AIM OF THE TASK :: Search the entries below for "state". Report each line where it occurs.

RECORD EXCERPTS ::
========

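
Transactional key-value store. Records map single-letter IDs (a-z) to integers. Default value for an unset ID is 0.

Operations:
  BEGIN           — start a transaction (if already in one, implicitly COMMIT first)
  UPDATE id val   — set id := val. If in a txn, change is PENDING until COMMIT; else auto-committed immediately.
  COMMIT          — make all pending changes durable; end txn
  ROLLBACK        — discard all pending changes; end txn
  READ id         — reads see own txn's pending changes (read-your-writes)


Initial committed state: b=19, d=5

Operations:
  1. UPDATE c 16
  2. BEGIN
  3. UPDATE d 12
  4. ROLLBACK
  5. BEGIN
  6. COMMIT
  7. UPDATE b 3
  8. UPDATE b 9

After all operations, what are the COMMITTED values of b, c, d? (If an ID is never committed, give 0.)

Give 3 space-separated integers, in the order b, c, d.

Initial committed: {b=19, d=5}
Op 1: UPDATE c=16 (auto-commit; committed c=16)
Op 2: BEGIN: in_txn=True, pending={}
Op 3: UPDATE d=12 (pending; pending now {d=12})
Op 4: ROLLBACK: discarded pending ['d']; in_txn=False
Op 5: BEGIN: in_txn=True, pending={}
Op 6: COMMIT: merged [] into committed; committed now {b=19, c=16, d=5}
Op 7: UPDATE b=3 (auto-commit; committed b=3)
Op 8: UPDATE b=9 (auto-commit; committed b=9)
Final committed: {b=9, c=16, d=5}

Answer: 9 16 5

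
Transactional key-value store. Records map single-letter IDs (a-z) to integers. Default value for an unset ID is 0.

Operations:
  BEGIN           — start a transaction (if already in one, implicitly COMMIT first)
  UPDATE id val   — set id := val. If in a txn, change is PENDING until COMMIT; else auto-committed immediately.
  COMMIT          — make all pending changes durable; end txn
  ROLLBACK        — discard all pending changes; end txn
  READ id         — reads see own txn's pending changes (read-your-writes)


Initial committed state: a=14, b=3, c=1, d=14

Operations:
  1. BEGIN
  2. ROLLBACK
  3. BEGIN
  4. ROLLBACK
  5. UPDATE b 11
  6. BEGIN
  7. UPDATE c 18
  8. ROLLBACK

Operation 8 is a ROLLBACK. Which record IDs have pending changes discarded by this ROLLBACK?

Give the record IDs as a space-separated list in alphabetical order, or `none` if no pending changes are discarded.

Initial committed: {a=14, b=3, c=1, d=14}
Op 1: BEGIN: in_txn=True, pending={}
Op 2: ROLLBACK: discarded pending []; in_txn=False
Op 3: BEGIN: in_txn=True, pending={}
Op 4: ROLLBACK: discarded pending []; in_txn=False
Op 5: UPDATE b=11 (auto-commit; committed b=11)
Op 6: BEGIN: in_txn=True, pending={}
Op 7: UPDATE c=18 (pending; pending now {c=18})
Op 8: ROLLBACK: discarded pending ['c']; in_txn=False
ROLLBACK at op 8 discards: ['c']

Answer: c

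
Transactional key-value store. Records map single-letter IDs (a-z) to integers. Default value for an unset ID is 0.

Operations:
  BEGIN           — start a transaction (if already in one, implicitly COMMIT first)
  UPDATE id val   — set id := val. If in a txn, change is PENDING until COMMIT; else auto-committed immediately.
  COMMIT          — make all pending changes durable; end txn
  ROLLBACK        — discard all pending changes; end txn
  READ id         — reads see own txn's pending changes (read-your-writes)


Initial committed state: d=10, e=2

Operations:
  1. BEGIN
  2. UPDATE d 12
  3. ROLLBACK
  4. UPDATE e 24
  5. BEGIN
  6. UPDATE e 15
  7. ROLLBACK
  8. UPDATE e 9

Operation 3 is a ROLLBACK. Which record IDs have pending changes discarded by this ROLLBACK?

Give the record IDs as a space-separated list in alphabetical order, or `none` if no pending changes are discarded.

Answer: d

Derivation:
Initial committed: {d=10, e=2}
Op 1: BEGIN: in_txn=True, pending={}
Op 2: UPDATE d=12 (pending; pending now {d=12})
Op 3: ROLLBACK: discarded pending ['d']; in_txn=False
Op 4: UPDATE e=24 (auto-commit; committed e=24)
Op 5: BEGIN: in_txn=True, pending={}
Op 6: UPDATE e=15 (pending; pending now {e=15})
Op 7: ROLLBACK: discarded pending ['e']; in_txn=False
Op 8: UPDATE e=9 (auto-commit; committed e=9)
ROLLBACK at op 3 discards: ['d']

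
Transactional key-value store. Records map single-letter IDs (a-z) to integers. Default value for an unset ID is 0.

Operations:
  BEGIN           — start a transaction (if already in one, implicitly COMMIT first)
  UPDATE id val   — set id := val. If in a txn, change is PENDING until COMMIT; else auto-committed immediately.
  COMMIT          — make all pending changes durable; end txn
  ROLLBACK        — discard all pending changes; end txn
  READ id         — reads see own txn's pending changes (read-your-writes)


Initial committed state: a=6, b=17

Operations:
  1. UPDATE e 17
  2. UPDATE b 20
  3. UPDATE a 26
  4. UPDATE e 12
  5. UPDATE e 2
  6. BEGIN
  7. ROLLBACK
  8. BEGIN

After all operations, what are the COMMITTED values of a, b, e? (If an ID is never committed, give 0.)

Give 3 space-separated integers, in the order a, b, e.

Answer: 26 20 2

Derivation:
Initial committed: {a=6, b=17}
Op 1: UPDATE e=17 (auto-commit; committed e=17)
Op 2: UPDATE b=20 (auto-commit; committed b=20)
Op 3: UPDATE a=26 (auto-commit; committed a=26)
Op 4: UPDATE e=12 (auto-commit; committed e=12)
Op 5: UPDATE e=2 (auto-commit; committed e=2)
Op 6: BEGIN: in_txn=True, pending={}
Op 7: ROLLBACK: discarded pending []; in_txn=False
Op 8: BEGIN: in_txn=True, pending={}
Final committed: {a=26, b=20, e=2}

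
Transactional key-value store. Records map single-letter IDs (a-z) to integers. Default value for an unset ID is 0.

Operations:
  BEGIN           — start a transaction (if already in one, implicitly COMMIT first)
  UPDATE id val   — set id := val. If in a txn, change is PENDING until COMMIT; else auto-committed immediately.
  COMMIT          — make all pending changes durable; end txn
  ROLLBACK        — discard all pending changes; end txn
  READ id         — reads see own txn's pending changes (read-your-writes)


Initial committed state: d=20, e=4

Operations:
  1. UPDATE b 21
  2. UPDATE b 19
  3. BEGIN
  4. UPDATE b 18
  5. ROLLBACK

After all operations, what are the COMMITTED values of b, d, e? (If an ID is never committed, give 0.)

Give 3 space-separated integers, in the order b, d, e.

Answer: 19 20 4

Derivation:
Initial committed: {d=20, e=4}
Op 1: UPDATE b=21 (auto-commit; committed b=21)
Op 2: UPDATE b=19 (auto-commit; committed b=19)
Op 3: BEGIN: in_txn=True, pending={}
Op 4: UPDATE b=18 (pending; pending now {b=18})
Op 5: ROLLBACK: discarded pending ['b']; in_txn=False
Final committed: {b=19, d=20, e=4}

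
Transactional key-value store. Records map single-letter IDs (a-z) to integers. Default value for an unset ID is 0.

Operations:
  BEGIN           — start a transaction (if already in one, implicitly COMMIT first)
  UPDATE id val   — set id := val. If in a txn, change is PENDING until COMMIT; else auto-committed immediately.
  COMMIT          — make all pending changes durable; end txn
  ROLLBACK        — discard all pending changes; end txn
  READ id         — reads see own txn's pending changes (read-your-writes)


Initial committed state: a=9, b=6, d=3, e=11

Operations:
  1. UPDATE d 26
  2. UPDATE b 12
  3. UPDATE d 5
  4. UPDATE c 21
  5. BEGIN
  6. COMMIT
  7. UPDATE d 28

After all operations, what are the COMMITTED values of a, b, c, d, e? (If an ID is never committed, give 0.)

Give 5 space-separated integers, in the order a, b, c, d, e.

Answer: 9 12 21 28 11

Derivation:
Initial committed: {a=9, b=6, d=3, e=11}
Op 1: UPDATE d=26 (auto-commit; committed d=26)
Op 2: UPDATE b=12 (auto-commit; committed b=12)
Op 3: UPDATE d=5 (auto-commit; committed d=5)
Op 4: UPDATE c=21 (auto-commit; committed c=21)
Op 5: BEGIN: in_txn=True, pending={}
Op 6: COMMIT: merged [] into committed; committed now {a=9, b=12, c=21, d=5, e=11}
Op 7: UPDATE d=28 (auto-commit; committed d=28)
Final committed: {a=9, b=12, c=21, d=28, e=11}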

========

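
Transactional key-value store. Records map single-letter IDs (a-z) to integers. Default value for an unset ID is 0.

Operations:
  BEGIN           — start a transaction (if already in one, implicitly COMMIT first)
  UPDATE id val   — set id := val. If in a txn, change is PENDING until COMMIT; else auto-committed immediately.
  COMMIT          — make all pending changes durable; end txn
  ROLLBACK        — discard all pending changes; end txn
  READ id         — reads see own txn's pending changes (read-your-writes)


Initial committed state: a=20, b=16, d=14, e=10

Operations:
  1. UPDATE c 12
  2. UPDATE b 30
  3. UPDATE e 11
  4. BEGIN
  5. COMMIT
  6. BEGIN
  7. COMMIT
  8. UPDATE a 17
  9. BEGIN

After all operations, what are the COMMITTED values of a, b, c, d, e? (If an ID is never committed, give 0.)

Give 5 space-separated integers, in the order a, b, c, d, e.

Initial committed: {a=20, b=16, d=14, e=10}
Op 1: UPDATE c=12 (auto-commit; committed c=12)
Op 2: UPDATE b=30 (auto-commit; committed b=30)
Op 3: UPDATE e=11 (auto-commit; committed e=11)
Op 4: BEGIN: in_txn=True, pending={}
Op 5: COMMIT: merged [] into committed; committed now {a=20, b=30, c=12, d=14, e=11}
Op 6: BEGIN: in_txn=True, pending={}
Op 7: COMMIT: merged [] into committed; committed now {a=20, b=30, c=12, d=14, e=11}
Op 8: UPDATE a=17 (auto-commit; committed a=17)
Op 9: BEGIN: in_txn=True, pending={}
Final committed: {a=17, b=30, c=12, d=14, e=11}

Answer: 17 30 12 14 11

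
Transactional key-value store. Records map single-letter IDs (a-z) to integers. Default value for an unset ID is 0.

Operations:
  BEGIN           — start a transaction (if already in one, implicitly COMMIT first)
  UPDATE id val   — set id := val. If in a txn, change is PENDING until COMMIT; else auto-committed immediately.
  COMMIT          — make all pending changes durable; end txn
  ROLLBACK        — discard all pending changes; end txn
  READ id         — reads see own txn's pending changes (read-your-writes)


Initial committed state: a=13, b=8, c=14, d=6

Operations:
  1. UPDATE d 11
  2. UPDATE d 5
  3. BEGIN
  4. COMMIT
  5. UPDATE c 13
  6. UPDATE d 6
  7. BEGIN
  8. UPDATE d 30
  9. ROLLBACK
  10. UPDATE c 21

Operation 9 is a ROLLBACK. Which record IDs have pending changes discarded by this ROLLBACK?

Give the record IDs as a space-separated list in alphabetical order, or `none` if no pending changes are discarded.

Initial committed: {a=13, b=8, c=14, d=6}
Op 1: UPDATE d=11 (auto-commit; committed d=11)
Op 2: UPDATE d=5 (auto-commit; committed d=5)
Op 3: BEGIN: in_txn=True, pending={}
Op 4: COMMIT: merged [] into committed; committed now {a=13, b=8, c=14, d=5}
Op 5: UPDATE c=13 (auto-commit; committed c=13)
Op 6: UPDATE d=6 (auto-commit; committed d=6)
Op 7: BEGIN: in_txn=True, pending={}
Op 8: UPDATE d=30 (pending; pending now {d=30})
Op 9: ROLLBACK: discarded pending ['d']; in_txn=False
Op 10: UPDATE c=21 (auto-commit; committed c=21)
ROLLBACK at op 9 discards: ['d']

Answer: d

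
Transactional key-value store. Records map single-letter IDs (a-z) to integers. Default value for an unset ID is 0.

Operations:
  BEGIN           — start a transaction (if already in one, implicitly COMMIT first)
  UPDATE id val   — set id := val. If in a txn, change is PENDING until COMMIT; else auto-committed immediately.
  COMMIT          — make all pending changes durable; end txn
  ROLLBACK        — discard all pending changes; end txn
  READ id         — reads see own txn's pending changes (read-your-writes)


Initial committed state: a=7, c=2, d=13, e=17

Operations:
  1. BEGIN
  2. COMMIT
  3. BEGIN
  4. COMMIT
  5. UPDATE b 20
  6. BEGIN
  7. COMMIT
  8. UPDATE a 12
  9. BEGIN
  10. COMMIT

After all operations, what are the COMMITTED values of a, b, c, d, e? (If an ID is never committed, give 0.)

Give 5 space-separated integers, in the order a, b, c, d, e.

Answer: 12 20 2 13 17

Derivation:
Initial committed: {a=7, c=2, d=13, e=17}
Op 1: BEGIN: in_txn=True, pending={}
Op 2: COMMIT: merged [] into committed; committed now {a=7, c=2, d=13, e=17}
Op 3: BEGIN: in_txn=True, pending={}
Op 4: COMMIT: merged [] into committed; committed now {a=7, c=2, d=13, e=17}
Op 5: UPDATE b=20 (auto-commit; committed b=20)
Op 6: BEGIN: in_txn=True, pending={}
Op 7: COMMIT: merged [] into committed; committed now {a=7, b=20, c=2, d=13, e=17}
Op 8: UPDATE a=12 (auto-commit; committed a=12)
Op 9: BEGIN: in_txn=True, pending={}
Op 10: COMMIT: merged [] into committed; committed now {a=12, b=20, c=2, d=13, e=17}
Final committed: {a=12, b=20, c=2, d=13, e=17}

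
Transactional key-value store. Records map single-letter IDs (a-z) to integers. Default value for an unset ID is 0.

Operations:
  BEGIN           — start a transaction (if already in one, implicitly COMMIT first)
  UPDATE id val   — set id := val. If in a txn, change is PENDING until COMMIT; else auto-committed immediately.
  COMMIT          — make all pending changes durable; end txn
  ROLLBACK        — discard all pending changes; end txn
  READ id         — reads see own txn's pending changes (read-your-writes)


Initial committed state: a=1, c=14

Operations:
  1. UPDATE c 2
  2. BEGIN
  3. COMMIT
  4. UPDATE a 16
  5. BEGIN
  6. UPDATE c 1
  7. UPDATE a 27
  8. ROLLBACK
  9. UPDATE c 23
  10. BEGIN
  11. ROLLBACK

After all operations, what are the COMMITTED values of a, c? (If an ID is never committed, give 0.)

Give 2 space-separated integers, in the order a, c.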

========

THE ANSWER ::
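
Initial committed state: b=19, d=5
Initial committed state: a=14, b=3, c=1, d=14
Initial committed state: d=10, e=2
Initial committed state: a=6, b=17
Initial committed state: d=20, e=4
Initial committed state: a=9, b=6, d=3, e=11
Initial committed state: a=20, b=16, d=14, e=10
Initial committed state: a=13, b=8, c=14, d=6
Initial committed state: a=7, c=2, d=13, e=17
Initial committed state: a=1, c=14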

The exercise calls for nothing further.